Activity
For each record below, give an exact transcription.

Materials provided
★ ★ ★ ★ ★ ★ ★

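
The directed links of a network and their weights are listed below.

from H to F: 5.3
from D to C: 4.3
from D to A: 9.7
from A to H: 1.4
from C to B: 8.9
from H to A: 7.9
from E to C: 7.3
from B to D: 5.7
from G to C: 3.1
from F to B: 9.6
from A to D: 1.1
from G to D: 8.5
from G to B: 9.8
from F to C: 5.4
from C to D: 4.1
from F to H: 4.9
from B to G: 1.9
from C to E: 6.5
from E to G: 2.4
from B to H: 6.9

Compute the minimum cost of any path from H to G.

16.8

Running Dijkstra from H:
H: 0
F: 5.3  (via H)
A: 7.9  (via H)
D: 9  (via A)
C: 10.7  (via F)
B: 14.9  (via F)
G: 16.8  (via B)
Shortest route: H–F–B–G = 16.8.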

★ ★ ★ ★ ★ ★ ★

Output of the exercise
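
The directed links of a network and their weights are listed below.

from H to F: 5.3
from D to C: 4.3
from D to A: 9.7
from A to H: 1.4
from C to B: 8.9
from H to A: 7.9
from E to C: 7.3
from B to D: 5.7
from G to C: 3.1
from F to B: 9.6
from A to D: 1.1
from G to D: 8.5
from G to B: 9.8
from F to C: 5.4
from C to D: 4.1
from F to H: 4.9
from B to G: 1.9
from C to E: 6.5
from E to G: 2.4
from B to H: 6.9

Compute the minimum cost of any path from H to G.

16.8

Running Dijkstra from H:
H: 0
F: 5.3  (via H)
A: 7.9  (via H)
D: 9  (via A)
C: 10.7  (via F)
B: 14.9  (via F)
G: 16.8  (via B)
Shortest route: H–F–B–G = 16.8.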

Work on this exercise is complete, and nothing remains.